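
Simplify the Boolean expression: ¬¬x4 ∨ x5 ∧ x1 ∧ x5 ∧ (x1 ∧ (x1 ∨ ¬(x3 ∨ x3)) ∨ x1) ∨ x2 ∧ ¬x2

x4 ∨ x5 ∧ x1

¬¬x4 ∨ x5 ∧ x1 ∧ x5 ∧ (x1 ∧ (x1 ∨ ¬(x3 ∨ x3)) ∨ x1) ∨ x2 ∧ ¬x2
= ¬¬x4 ∨ x5 ∧ x1 ∧ x5 ∧ (x1 ∧ (x1 ∨ ¬(x3 ∨ x3)) ∨ x1)   [complement / identity]
= ¬¬x4 ∨ x5 ∧ x1 ∧ x5 ∧ (x1 ∧ (x1 ∨ ¬x3) ∨ x1)   [idempotence]
= x4 ∨ x5 ∧ x1 ∧ x5 ∧ (x1 ∧ (x1 ∨ ¬x3) ∨ x1)   [double negation]
= x4 ∨ x5 ∧ x1 ∧ x5 ∧ (x1 ∨ x1)   [absorption]
= x4 ∨ x5 ∧ x1 ∧ x5 ∧ x1   [idempotence]
= x4 ∨ x5 ∧ x1   [idempotence]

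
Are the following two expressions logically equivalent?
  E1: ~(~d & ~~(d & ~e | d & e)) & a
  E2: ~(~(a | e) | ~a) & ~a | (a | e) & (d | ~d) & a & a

Yes

E1: ~(~d & ~~(d & ~e | d & e)) & a
    = ~(~d & ~~d) & a   [distribution]
    = (d | ~d) & a   [De Morgan]
    = a   [complement / identity]
E2: ~(~(a | e) | ~a) & ~a | (a | e) & (d | ~d) & a & a
    = (a | e) & a & ~a | (a | e) & (d | ~d) & a & a   [De Morgan]
    = (a | e) & a & ~a | (a | e) & a & a   [complement / identity]
    = (a | e) & a   [distribution]
    = a   [absorption]
Both reduce to a, so they are equivalent.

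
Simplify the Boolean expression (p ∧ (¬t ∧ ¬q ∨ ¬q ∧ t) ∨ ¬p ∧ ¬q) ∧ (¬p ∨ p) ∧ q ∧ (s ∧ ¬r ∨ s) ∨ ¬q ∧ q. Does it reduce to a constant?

(p ∧ (¬t ∧ ¬q ∨ ¬q ∧ t) ∨ ¬p ∧ ¬q) ∧ (¬p ∨ p) ∧ q ∧ (s ∧ ¬r ∨ s) ∨ ¬q ∧ q
= (p ∧ (¬t ∧ ¬q ∨ ¬q ∧ t) ∨ ¬p ∧ ¬q) ∧ (¬p ∨ p) ∧ q ∧ s ∨ ¬q ∧ q   — absorption
= (p ∧ ¬q ∨ ¬p ∧ ¬q) ∧ (¬p ∨ p) ∧ q ∧ s ∨ ¬q ∧ q   — distribution
= (p ∧ ¬q ∨ ¬p ∧ ¬q) ∧ q ∧ s ∨ ¬q ∧ q   — complement / identity
= ¬q ∧ q ∧ s ∨ ¬q ∧ q   — distribution
= ¬q ∧ q   — absorption
= False   — complement

False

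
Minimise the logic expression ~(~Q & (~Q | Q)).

Q

~(~Q & (~Q | Q))
= ~~Q   (complement / identity)
= Q   (double negation)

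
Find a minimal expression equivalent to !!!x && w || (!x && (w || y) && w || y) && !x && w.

!!!x && w || (!x && (w || y) && w || y) && !x && w
= !!!x && w || (!x && w || y) && !x && w
= !!!x && w || !x && w
= !x && w || !x && w
= !x && w

!x && w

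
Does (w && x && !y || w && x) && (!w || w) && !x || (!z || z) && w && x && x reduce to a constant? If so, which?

(w && x && !y || w && x) && (!w || w) && !x || (!z || z) && w && x && x
= (w && x && !y || w && x) && (!w || w) && !x || w && x && x   — complement / identity
= (w && x && !y || w && x) && !x || w && x && x   — complement / identity
= w && x && !x || w && x && x   — absorption
= w && x   — distribution
This depends on w, x, so it is not a constant.

no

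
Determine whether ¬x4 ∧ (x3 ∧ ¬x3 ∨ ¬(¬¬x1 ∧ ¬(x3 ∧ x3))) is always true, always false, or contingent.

¬x4 ∧ (x3 ∧ ¬x3 ∨ ¬(¬¬x1 ∧ ¬(x3 ∧ x3)))
= ¬x4 ∧ ¬(¬¬x1 ∧ ¬(x3 ∧ x3))   [complement / identity]
= ¬x4 ∧ ¬(¬¬x1 ∧ ¬x3)   [idempotence]
= ¬x4 ∧ (¬x1 ∨ x3)   [De Morgan]
This depends on x1, x3, x4, so it is not a constant.

contingent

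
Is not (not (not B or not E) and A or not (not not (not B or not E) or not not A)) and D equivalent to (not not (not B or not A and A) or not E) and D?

Yes

E1: not (not (not B or not E) and A or not (not not (not B or not E) or not not A)) and D
    = not (not (not B or not E) and A or not (not B or not E) and not A) and D
    = not not (not B or not E) and D
    = (not B or not E) and D
E2: (not not (not B or not A and A) or not E) and D
    = (not not not B or not E) and D
    = (not B or not E) and D
Both reduce to (not B or not E) and D, so they are equivalent.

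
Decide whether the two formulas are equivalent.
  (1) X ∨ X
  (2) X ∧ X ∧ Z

No

E1: X ∨ X
    = X   — idempotence
E2: X ∧ X ∧ Z
    = X ∧ Z   — idempotence
These differ: at X=1, Z=0, E1 = 1 but E2 = 0.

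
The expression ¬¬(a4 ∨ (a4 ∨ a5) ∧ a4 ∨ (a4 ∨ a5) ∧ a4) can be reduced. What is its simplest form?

¬¬(a4 ∨ (a4 ∨ a5) ∧ a4 ∨ (a4 ∨ a5) ∧ a4)
= ¬¬(a4 ∨ (a4 ∨ a5) ∧ a4)   — idempotence
= ¬¬(a4 ∨ a4)   — absorption
= a4 ∨ a4   — double negation
= a4   — idempotence

a4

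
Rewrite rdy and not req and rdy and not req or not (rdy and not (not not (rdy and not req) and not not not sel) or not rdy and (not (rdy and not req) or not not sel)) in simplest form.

rdy and not req

rdy and not req and rdy and not req or not (rdy and not (not not (rdy and not req) and not not not sel) or not rdy and (not (rdy and not req) or not not sel))
= rdy and not req and rdy and not req or not (rdy and (not (rdy and not req) or not not sel) or not rdy and (not (rdy and not req) or not not sel))   (De Morgan)
= rdy and not req and rdy and not req or not (not (rdy and not req) or not not sel)   (distribution)
= rdy and not req and rdy and not req or rdy and not req and not sel   (De Morgan)
= (rdy and not req or not sel) and rdy and not req   (distribution)
= rdy and not req   (absorption)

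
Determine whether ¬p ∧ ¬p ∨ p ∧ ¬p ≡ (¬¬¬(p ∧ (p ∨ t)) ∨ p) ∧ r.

E1: ¬p ∧ ¬p ∨ p ∧ ¬p
    = ¬p   — distribution
E2: (¬¬¬(p ∧ (p ∨ t)) ∨ p) ∧ r
    = (¬¬¬p ∨ p) ∧ r   — absorption
    = (¬p ∨ p) ∧ r   — double negation
    = r   — complement / identity
These differ: at p=1, r=1, t=1, E1 = 0 but E2 = 1.

No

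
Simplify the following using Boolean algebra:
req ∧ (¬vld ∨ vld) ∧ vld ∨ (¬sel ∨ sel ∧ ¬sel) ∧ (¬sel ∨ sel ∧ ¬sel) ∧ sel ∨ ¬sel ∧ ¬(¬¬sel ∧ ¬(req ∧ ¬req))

req ∧ vld ∨ ¬sel

req ∧ (¬vld ∨ vld) ∧ vld ∨ (¬sel ∨ sel ∧ ¬sel) ∧ (¬sel ∨ sel ∧ ¬sel) ∧ sel ∨ ¬sel ∧ ¬(¬¬sel ∧ ¬(req ∧ ¬req))
= req ∧ (¬vld ∨ vld) ∧ vld ∨ (sel ∧ ¬sel ∨ ¬sel ∧ ¬sel) ∧ sel ∨ ¬sel ∧ ¬(¬¬sel ∧ ¬(req ∧ ¬req))   — distribution
= req ∧ (¬vld ∨ vld) ∧ vld ∨ ¬sel ∧ sel ∨ ¬sel ∧ ¬(¬¬sel ∧ ¬(req ∧ ¬req))   — distribution
= req ∧ (¬vld ∨ vld) ∧ vld ∨ ¬sel ∧ sel ∨ ¬sel ∧ (¬sel ∨ req ∧ ¬req)   — De Morgan
= req ∧ vld ∨ ¬sel ∧ sel ∨ ¬sel ∧ (¬sel ∨ req ∧ ¬req)   — complement / identity
= req ∧ vld ∨ ¬sel ∧ sel ∨ ¬sel ∧ ¬sel   — complement / identity
= req ∧ vld ∨ ¬sel   — distribution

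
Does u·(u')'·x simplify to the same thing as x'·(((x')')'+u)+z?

E1: u·(u')'·x
    = u·u·x   [double negation]
    = u·x   [idempotence]
E2: x'·(((x')')'+u)+z
    = x'·(x'+u)+z   [double negation]
    = x'+z   [absorption]
These differ: at u=0, x=0, z=1, E1 = 0 but E2 = 1.

No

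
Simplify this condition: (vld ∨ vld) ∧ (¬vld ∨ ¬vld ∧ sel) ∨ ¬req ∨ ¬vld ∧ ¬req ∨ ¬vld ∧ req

(vld ∨ vld) ∧ (¬vld ∨ ¬vld ∧ sel) ∨ ¬req ∨ ¬vld ∧ ¬req ∨ ¬vld ∧ req
= (vld ∨ vld) ∧ (¬vld ∨ ¬vld ∧ sel) ∨ ¬req ∨ ¬vld   — distribution
= vld ∧ (¬vld ∨ ¬vld ∧ sel) ∨ ¬req ∨ ¬vld   — idempotence
= vld ∧ ¬vld ∨ ¬req ∨ ¬vld   — absorption
= ¬req ∨ ¬vld   — complement / identity

¬req ∨ ¬vld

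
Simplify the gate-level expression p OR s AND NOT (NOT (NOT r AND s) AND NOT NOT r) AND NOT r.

p OR s AND NOT r

p OR s AND NOT (NOT (NOT r AND s) AND NOT NOT r) AND NOT r
= p OR s AND (NOT r AND s OR NOT r) AND NOT r   (De Morgan)
= p OR s AND NOT r AND NOT r   (absorption)
= p OR s AND NOT r   (idempotence)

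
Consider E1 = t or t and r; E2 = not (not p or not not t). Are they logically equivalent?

No

E1: t or t and r
    = t   [absorption]
E2: not (not p or not not t)
    = p and not t   [De Morgan]
These differ: at p=0, r=1, t=1, E1 = 1 but E2 = 0.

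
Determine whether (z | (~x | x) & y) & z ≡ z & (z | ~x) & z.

E1: (z | (~x | x) & y) & z
    = (z | y) & z
    = z
E2: z & (z | ~x) & z
    = z & z
    = z
Both reduce to z, so they are equivalent.

Yes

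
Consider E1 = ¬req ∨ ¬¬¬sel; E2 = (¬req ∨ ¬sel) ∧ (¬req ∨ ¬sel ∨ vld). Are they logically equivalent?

Yes

E1: ¬req ∨ ¬¬¬sel
    = ¬req ∨ ¬sel   (double negation)
E2: (¬req ∨ ¬sel) ∧ (¬req ∨ ¬sel ∨ vld)
    = ¬req ∨ ¬sel   (absorption)
Both reduce to ¬req ∨ ¬sel, so they are equivalent.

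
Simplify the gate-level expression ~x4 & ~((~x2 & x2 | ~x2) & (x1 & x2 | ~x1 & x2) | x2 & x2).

~x4 & ~x2

~x4 & ~((~x2 & x2 | ~x2) & (x1 & x2 | ~x1 & x2) | x2 & x2)
= ~x4 & ~((~x2 & x2 | ~x2) & x2 | x2 & x2)   [distribution]
= ~x4 & ~(~x2 & x2 | x2 & x2)   [complement / identity]
= ~x4 & ~x2   [distribution]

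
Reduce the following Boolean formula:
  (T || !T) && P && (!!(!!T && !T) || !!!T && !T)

P && !T

(T || !T) && P && (!!(!!T && !T) || !!!T && !T)
= P && (!!(!!T && !T) || !!!T && !T)
= P && (!!(!!T && !T) || !T && !T)
= P && (!!(T && !T) || !T && !T)
= P && (T && !T || !T && !T)
= P && !T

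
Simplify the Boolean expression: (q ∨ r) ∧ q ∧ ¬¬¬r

(q ∨ r) ∧ q ∧ ¬¬¬r
= (q ∨ r) ∧ q ∧ ¬r   (double negation)
= q ∧ ¬r   (absorption)

q ∧ ¬r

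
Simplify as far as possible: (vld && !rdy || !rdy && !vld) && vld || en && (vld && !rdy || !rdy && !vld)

(vld && !rdy || !rdy && !vld) && vld || en && (vld && !rdy || !rdy && !vld)
= (vld && !rdy || !rdy && !vld) && (vld || en)
= !rdy && (vld || en)

!rdy && (vld || en)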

_WHAT TO PRODUCE_. Search the entries for "following" and copy each matching line.

_RESPONSE AREA_.
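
Are the following two expressions logically equivalent?
Simplify the following using Boolean algebra:
Reduce the following Boolean formula: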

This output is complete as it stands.